- **GOAL OF THE EXERCISE**
Your output should be the line with "Diodes D1 (anode" followed by every remaining line of the entries, reproduced exactly.

(Records excerpted from a collection)
Start of Block
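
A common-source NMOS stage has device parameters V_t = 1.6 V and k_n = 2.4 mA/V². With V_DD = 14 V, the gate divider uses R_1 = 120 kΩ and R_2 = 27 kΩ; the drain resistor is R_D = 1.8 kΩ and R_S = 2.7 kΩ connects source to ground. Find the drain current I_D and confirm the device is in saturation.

V_G = V_DD·R_2/(R_1+R_2) = 14×27/147 = 2.57 V.
Assume saturation: I_D = (k_n/2)(V_GS − V_t)² with V_GS = V_G − I_D·R_S = 2.57 − 2.7·I_D.
Substituting gives 8.75·I_D² − 7.29·I_D + 1.13 = 0, with roots I_D = 0.206 or 0.628 mA.
The root I_D = 0.628 mA gives V_GS = 0.877 V ≤ V_t, so take I_D = 0.206 mA.
Then V_GS = 2.01 V and V_DS = V_DD − I_D(R_D+R_S) = 14 − 0.206×4.5 = 13.1 V.
Saturation requires V_DS ≥ V_GS − V_t = 0.415 V; 13.1 ≥ 0.415 ✓.

I_D ≈ 0.21 mA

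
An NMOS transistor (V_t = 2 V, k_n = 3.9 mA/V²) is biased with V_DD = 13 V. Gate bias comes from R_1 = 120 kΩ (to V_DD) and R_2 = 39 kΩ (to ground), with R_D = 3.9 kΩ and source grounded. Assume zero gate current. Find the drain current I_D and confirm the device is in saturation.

V_G = V_DD·R_2/(R_1+R_2) = 13×39/159 = 3.19 V. With the source grounded, V_GS = V_G = 3.19 V.
Assume saturation: I_D = (k_n/2)(V_GS − V_t)² = (3.9/2)×(3.19 − 2)² = 1.95×1.19² = 2.76 mA.
V_DS = V_DD − I_D·R_D = 13 − 2.76×3.9 = 2.25 V.
Saturation requires V_DS ≥ V_GS − V_t = 1.19 V; 2.25 ≥ 1.19 ✓.

I_D ≈ 2.8 mA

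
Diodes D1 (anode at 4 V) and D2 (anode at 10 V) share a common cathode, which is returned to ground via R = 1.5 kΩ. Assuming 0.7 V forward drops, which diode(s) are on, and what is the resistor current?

Only D2 conducts; I_R ≈ 6.2 mA

Assume both conduct. Then node N would need to be at both 4−0.7 = 3.3 V and 10−0.7 = 9.3 V, which is impossible.
Assume only D2 conducts: V_N = 10 − 0.7 = 9.3 V, so I_R = 9.3/1.5 = 6.2 mA.
Check D1: its anode-to-cathode voltage is 4 − 9.3 = -5.3 V < 0.7 V, so it is off. The assumption is consistent.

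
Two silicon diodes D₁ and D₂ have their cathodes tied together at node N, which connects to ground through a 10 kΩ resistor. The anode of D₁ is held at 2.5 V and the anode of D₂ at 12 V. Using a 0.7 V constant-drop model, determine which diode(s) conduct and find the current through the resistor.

Assume both conduct. Then node N would need to be at both 2.5−0.7 = 1.8 V and 12−0.7 = 11.3 V, which is impossible.
Assume only D₂ conducts: V_N = 12 − 0.7 = 11.3 V, so I_R = 11.3/10 = 1.13 mA.
Check D₁: its anode-to-cathode voltage is 2.5 − 11.3 = -8.8 V < 0.7 V, so it is off. The assumption is consistent.

Only D₂ conducts; I_R ≈ 1.1 mA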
End of Block
- **TASK RESPONSE**
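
Diodes D1 (anode at 4 V) and D2 (anode at 10 V) share a common cathode, which is returned to ground via R = 1.5 kΩ. Assuming 0.7 V forward drops, which diode(s) are on, and what is the resistor current?

Only D2 conducts; I_R ≈ 6.2 mA

Assume both conduct. Then node N would need to be at both 4−0.7 = 3.3 V and 10−0.7 = 9.3 V, which is impossible.
Assume only D2 conducts: V_N = 10 − 0.7 = 9.3 V, so I_R = 9.3/1.5 = 6.2 mA.
Check D1: its anode-to-cathode voltage is 4 − 9.3 = -5.3 V < 0.7 V, so it is off. The assumption is consistent.

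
Two silicon diodes D₁ and D₂ have their cathodes tied together at node N, which connects to ground through a 10 kΩ resistor. The anode of D₁ is held at 2.5 V and the anode of D₂ at 12 V. Using a 0.7 V constant-drop model, determine which diode(s) conduct and find the current through the resistor.

Assume both conduct. Then node N would need to be at both 2.5−0.7 = 1.8 V and 12−0.7 = 11.3 V, which is impossible.
Assume only D₂ conducts: V_N = 12 − 0.7 = 11.3 V, so I_R = 11.3/10 = 1.13 mA.
Check D₁: its anode-to-cathode voltage is 2.5 − 11.3 = -8.8 V < 0.7 V, so it is off. The assumption is consistent.

Only D₂ conducts; I_R ≈ 1.1 mA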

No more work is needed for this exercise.